▶ Exercise aim:
A word-for-word repetition of all the entries is required.

- - - - - - -

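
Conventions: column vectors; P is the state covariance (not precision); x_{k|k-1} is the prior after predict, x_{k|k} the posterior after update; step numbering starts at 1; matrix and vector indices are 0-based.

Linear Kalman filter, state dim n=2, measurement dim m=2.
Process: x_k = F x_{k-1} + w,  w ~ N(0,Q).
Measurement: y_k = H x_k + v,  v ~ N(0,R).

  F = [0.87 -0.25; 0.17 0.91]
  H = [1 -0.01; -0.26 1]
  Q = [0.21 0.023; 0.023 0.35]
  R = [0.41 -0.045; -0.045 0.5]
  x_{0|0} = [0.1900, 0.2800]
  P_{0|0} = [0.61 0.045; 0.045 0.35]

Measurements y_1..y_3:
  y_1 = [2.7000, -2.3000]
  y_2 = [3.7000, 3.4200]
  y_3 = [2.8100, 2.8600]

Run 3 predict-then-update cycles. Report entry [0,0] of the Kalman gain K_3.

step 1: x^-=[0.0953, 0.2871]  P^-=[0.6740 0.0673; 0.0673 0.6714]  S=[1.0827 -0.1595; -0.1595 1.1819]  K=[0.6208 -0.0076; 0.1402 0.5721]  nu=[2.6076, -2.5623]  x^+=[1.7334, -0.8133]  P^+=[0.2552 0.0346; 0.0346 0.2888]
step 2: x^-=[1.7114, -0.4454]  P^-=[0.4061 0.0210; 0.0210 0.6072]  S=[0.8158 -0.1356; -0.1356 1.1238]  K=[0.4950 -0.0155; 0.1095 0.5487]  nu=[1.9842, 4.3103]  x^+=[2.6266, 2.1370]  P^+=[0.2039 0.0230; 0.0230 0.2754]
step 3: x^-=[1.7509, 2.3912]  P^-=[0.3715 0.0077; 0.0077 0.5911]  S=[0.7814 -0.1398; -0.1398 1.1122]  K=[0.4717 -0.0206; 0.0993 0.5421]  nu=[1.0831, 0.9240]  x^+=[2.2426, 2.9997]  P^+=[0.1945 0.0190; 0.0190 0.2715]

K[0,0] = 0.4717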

- - - - - - -

▶ Solution to this task:
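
Conventions: column vectors; P is the state covariance (not precision); x_{k|k-1} is the prior after predict, x_{k|k} the posterior after update; step numbering starts at 1; matrix and vector indices are 0-based.

Linear Kalman filter, state dim n=2, measurement dim m=2.
Process: x_k = F x_{k-1} + w,  w ~ N(0,Q).
Measurement: y_k = H x_k + v,  v ~ N(0,R).

  F = [0.87 -0.25; 0.17 0.91]
  H = [1 -0.01; -0.26 1]
  Q = [0.21 0.023; 0.023 0.35]
  R = [0.41 -0.045; -0.045 0.5]
  x_{0|0} = [0.1900, 0.2800]
  P_{0|0} = [0.61 0.045; 0.045 0.35]

Measurements y_1..y_3:
  y_1 = [2.7000, -2.3000]
  y_2 = [3.7000, 3.4200]
  y_3 = [2.8100, 2.8600]

Run 3 predict-then-update cycles. Report entry [0,0] of the Kalman gain K_3.

step 1: x^-=[0.0953, 0.2871]  P^-=[0.6740 0.0673; 0.0673 0.6714]  S=[1.0827 -0.1595; -0.1595 1.1819]  K=[0.6208 -0.0076; 0.1402 0.5721]  nu=[2.6076, -2.5623]  x^+=[1.7334, -0.8133]  P^+=[0.2552 0.0346; 0.0346 0.2888]
step 2: x^-=[1.7114, -0.4454]  P^-=[0.4061 0.0210; 0.0210 0.6072]  S=[0.8158 -0.1356; -0.1356 1.1238]  K=[0.4950 -0.0155; 0.1095 0.5487]  nu=[1.9842, 4.3103]  x^+=[2.6266, 2.1370]  P^+=[0.2039 0.0230; 0.0230 0.2754]
step 3: x^-=[1.7509, 2.3912]  P^-=[0.3715 0.0077; 0.0077 0.5911]  S=[0.7814 -0.1398; -0.1398 1.1122]  K=[0.4717 -0.0206; 0.0993 0.5421]  nu=[1.0831, 0.9240]  x^+=[2.2426, 2.9997]  P^+=[0.1945 0.0190; 0.0190 0.2715]

K[0,0] = 0.4717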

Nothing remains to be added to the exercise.